Exercise aim
Repeat every record below exactly as it appears.

Supplied records
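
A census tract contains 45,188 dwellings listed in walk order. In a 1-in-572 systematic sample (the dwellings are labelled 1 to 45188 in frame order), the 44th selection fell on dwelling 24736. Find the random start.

140

k = 572
r = 24736 − (44−1)×572 = 24736 − 24596 = 140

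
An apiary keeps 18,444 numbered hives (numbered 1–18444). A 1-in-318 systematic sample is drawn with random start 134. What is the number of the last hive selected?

18260

k = 318
58th selection = r + (58−1)·k = 134 + 57×318 = 134 + 18126 = 18260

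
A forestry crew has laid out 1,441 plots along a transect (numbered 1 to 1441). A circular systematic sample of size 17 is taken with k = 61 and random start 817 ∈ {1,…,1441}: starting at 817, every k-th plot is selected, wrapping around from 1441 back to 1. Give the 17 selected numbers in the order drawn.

817, 878, 939, 1000, 1061, 1122, 1183, 1244, 1305, 1366, 1427, 47, 108, 169, 230, 291, 352

Selection 1: 817
Selection 2: 817 + 61 = 878
Selection 3: 878 + 61 = 939
Selection 4: 939 + 61 = 1000
Selection 5: 1000 + 61 = 1061
Selection 6: 1061 + 61 = 1122
Selection 7: 1122 + 61 = 1183
Selection 8: 1183 + 61 = 1244
Selection 9: 1244 + 61 = 1305
Selection 10: 1305 + 61 = 1366
Selection 11: 1366 + 61 = 1427
Selection 12: 1427 + 61 = 1488 → 1488 − 1441 = 47
Selection 13: 47 + 61 = 108
Selection 14: 108 + 61 = 169
Selection 15: 169 + 61 = 230
Selection 16: 230 + 61 = 291
Selection 17: 291 + 61 = 352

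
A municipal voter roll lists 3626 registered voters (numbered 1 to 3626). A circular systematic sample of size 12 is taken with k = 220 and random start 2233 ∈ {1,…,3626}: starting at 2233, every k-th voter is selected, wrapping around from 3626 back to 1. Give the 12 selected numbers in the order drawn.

2233, 2453, 2673, 2893, 3113, 3333, 3553, 147, 367, 587, 807, 1027

Selection 1: 2233
Selection 2: 2233 + 220 = 2453
Selection 3: 2453 + 220 = 2673
Selection 4: 2673 + 220 = 2893
Selection 5: 2893 + 220 = 3113
Selection 6: 3113 + 220 = 3333
Selection 7: 3333 + 220 = 3553
Selection 8: 3553 + 220 = 3773 → 3773 − 3626 = 147
Selection 9: 147 + 220 = 367
Selection 10: 367 + 220 = 587
Selection 11: 587 + 220 = 807
Selection 12: 807 + 220 = 1027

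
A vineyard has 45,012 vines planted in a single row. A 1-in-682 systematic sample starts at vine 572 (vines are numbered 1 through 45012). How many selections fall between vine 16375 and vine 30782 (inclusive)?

k = 682
First selection ≥ 16375: 572 + ⌈(16375−572)/682⌉·682 = 572 + 24×682 = 16940
Last selection ≤ 30782: 572 + ⌊(30782−572)/682⌋·682 = 572 + 44×682 = 30580
Count = 44 − 24 + 1 = 21

21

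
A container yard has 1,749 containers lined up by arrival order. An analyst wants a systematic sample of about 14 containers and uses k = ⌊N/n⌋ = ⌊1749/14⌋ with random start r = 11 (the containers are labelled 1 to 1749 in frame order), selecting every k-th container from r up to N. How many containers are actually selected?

15

k = ⌊1749/14⌋ = 124
Achieved size = ⌊(1749 − 11)/124⌋ + 1 = ⌊1738/124⌋ + 1 = 14 + 1 = 15
(last selection: 11 + 14×124 = 1747 ≤ 1749; next would be 1871 > 1749)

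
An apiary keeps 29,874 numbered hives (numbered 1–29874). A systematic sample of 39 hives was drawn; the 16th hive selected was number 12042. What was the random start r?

552

k = 29874/39 = 766
r = 12042 − (16−1)×766 = 12042 − 11490 = 552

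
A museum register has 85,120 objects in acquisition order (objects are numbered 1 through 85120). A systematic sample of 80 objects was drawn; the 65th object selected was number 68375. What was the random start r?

279

k = 85120/80 = 1064
r = 68375 − (65−1)×1064 = 68375 − 68096 = 279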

Output of the exercise
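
A census tract contains 45,188 dwellings listed in walk order. In a 1-in-572 systematic sample (the dwellings are labelled 1 to 45188 in frame order), the 44th selection fell on dwelling 24736. Find the random start.

140

k = 572
r = 24736 − (44−1)×572 = 24736 − 24596 = 140

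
An apiary keeps 18,444 numbered hives (numbered 1–18444). A 1-in-318 systematic sample is drawn with random start 134. What is the number of the last hive selected?

18260

k = 318
58th selection = r + (58−1)·k = 134 + 57×318 = 134 + 18126 = 18260

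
A forestry crew has laid out 1,441 plots along a transect (numbered 1 to 1441). A circular systematic sample of size 17 is taken with k = 61 and random start 817 ∈ {1,…,1441}: starting at 817, every k-th plot is selected, wrapping around from 1441 back to 1. Give the 17 selected numbers in the order drawn.

817, 878, 939, 1000, 1061, 1122, 1183, 1244, 1305, 1366, 1427, 47, 108, 169, 230, 291, 352

Selection 1: 817
Selection 2: 817 + 61 = 878
Selection 3: 878 + 61 = 939
Selection 4: 939 + 61 = 1000
Selection 5: 1000 + 61 = 1061
Selection 6: 1061 + 61 = 1122
Selection 7: 1122 + 61 = 1183
Selection 8: 1183 + 61 = 1244
Selection 9: 1244 + 61 = 1305
Selection 10: 1305 + 61 = 1366
Selection 11: 1366 + 61 = 1427
Selection 12: 1427 + 61 = 1488 → 1488 − 1441 = 47
Selection 13: 47 + 61 = 108
Selection 14: 108 + 61 = 169
Selection 15: 169 + 61 = 230
Selection 16: 230 + 61 = 291
Selection 17: 291 + 61 = 352

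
A municipal voter roll lists 3626 registered voters (numbered 1 to 3626). A circular systematic sample of size 12 is taken with k = 220 and random start 2233 ∈ {1,…,3626}: starting at 2233, every k-th voter is selected, wrapping around from 3626 back to 1. Give the 12 selected numbers in the order drawn.

2233, 2453, 2673, 2893, 3113, 3333, 3553, 147, 367, 587, 807, 1027

Selection 1: 2233
Selection 2: 2233 + 220 = 2453
Selection 3: 2453 + 220 = 2673
Selection 4: 2673 + 220 = 2893
Selection 5: 2893 + 220 = 3113
Selection 6: 3113 + 220 = 3333
Selection 7: 3333 + 220 = 3553
Selection 8: 3553 + 220 = 3773 → 3773 − 3626 = 147
Selection 9: 147 + 220 = 367
Selection 10: 367 + 220 = 587
Selection 11: 587 + 220 = 807
Selection 12: 807 + 220 = 1027

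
A vineyard has 45,012 vines planted in a single row. A 1-in-682 systematic sample starts at vine 572 (vines are numbered 1 through 45012). How many selections fall between vine 16375 and vine 30782 (inclusive)?

k = 682
First selection ≥ 16375: 572 + ⌈(16375−572)/682⌉·682 = 572 + 24×682 = 16940
Last selection ≤ 30782: 572 + ⌊(30782−572)/682⌋·682 = 572 + 44×682 = 30580
Count = 44 − 24 + 1 = 21

21

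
A container yard has 1,749 containers lined up by arrival order. An analyst wants a systematic sample of about 14 containers and uses k = ⌊N/n⌋ = ⌊1749/14⌋ with random start r = 11 (the containers are labelled 1 to 1749 in frame order), selecting every k-th container from r up to N. How many containers are actually selected?

15

k = ⌊1749/14⌋ = 124
Achieved size = ⌊(1749 − 11)/124⌋ + 1 = ⌊1738/124⌋ + 1 = 14 + 1 = 15
(last selection: 11 + 14×124 = 1747 ≤ 1749; next would be 1871 > 1749)

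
An apiary keeps 29,874 numbered hives (numbered 1–29874). A systematic sample of 39 hives was drawn; the 16th hive selected was number 12042. What was the random start r?

552

k = 29874/39 = 766
r = 12042 − (16−1)×766 = 12042 − 11490 = 552

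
A museum register has 85,120 objects in acquisition order (objects are numbered 1 through 85120). A systematic sample of 80 objects was drawn; the 65th object selected was number 68375. What was the random start r?

279

k = 85120/80 = 1064
r = 68375 − (65−1)×1064 = 68375 − 68096 = 279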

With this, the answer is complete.